__TASK DIRECTIONS__. Here is a set of records. Copy them all exactly.
Top of RECORDS PROVIDED
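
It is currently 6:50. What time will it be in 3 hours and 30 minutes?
Starting time: 6:50
Adding 30 minutes to 50 minutes: 50 + 30 = 80 minutes = 1 hour and 20 minutes
Adding 3 hours: 6 + 3 + 1 (carry) = 10
Final time: 10:20

Final answer: 10:20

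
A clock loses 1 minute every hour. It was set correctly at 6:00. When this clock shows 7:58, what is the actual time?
For every 60 true minutes, the faulty clock advances 59 minutes, so 1 faulty-clock minute corresponds to 60/59 true minutes.
From 6:00 to 7:58 on the faulty dial is 118 minutes.
True elapsed: 118 x 60/59 = 120 minutes = 2 hours.
True time: 6:00 + 2 hours = 8:00.

Final answer: 8:00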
Bottom of RECORDS PROVIDED
__RESULT__.
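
It is currently 6:50. What time will it be in 3 hours and 30 minutes?
Starting time: 6:50
Adding 30 minutes to 50 minutes: 50 + 30 = 80 minutes = 1 hour and 20 minutes
Adding 3 hours: 6 + 3 + 1 (carry) = 10
Final time: 10:20

Final answer: 10:20

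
A clock loses 1 minute every hour. It was set correctly at 6:00. When this clock shows 7:58, what is the actual time?
For every 60 true minutes, the faulty clock advances 59 minutes, so 1 faulty-clock minute corresponds to 60/59 true minutes.
From 6:00 to 7:58 on the faulty dial is 118 minutes.
True elapsed: 118 x 60/59 = 120 minutes = 2 hours.
True time: 6:00 + 2 hours = 8:00.

Final answer: 8:00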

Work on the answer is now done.